Records for this exercise:
-- Opening Marker --
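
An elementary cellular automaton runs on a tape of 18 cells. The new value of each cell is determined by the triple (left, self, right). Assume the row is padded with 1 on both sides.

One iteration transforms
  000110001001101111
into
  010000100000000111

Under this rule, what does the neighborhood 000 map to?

At position 1 the neighborhood is 000; the next row has 1 there.

1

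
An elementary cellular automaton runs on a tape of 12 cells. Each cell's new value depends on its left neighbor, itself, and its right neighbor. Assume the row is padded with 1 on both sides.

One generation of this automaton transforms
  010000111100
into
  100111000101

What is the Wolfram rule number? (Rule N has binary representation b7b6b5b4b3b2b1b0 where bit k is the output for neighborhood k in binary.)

99

position 7: 111 → 0  (bit 7 = 0)
position 9: 110 → 1  (bit 6 = 1)
position 0: 101 → 1  (bit 5 = 1)
position 2: 100 → 0  (bit 4 = 0)
position 6: 011 → 0  (bit 3 = 0)
position 1: 010 → 0  (bit 2 = 0)
position 5: 001 → 1  (bit 1 = 1)
position 3: 000 → 1  (bit 0 = 1)
bits b7..b0 = 01100011 = 99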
-- Closing Marker --
Exercise objective:
From the listing above, pick out every line containing "right".

Task result:
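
An elementary cellular automaton runs on a tape of 18 cells. The new value of each cell is determined by the triple (left, self, right). Assume the row is padded with 1 on both sides.
An elementary cellular automaton runs on a tape of 12 cells. Each cell's new value depends on its left neighbor, itself, and its right neighbor. Assume the row is padded with 1 on both sides.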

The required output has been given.